_About this exercise_: The answer must consist only of the lines from the line with "Answer: -212/2667 ≈ -0.079490" to the line with "Answer: -461", both included, exactly as they stand below.

_Data shown_:
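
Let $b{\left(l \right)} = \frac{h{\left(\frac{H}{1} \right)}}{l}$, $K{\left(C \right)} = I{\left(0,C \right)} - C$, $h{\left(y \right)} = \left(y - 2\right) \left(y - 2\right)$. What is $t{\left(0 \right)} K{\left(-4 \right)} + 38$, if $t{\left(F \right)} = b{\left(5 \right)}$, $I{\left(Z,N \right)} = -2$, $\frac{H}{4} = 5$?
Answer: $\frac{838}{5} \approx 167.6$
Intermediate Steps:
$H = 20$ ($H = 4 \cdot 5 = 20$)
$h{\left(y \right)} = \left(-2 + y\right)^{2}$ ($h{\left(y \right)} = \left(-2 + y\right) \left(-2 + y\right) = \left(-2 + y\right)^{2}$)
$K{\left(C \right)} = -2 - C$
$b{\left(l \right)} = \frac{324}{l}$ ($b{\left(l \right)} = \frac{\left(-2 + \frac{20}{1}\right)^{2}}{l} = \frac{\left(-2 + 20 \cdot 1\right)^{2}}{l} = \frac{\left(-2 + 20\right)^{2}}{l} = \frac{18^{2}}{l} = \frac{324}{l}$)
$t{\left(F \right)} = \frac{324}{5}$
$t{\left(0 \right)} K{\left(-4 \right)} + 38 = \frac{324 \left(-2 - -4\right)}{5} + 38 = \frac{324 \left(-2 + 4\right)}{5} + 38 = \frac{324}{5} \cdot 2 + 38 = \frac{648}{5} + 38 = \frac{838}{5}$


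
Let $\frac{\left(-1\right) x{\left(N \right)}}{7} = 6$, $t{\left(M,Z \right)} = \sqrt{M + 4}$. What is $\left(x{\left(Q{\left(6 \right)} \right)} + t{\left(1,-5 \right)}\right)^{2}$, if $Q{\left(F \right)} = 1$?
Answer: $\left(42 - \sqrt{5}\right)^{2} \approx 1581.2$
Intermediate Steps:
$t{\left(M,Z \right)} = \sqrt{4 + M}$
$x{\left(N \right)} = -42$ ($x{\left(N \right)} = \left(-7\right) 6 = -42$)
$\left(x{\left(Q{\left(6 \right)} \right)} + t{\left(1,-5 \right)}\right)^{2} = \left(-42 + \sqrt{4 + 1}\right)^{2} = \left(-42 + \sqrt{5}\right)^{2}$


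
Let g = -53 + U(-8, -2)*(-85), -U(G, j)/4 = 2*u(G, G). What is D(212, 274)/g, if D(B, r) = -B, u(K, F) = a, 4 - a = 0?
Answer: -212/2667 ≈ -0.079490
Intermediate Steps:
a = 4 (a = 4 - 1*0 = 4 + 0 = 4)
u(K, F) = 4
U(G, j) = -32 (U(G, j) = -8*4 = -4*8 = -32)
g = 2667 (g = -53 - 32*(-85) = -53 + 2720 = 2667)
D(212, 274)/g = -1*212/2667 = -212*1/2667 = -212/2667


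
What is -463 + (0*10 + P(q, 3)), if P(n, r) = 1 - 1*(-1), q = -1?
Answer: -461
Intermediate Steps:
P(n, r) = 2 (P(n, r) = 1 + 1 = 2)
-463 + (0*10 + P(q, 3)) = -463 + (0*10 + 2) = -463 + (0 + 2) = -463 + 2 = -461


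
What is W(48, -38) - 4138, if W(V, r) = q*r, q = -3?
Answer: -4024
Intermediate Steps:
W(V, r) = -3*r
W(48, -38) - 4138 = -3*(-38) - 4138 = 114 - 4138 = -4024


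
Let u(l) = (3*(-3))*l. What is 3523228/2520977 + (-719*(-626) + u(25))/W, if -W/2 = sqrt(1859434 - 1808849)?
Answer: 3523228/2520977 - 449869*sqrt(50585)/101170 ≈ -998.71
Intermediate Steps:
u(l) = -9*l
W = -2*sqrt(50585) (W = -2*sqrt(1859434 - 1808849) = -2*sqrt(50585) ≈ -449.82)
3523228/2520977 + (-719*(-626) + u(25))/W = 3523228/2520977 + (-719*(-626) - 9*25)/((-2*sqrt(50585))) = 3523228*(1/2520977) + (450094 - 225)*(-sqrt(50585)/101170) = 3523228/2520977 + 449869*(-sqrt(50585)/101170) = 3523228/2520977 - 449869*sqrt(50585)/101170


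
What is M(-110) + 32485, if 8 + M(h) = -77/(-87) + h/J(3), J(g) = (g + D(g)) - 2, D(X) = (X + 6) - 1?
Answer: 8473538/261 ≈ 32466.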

_Problem solution_:
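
Answer: -212/2667 ≈ -0.079490
Intermediate Steps:
a = 4 (a = 4 - 1*0 = 4 + 0 = 4)
u(K, F) = 4
U(G, j) = -32 (U(G, j) = -8*4 = -4*8 = -32)
g = 2667 (g = -53 - 32*(-85) = -53 + 2720 = 2667)
D(212, 274)/g = -1*212/2667 = -212*1/2667 = -212/2667


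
What is -463 + (0*10 + P(q, 3)), if P(n, r) = 1 - 1*(-1), q = -1?
Answer: -461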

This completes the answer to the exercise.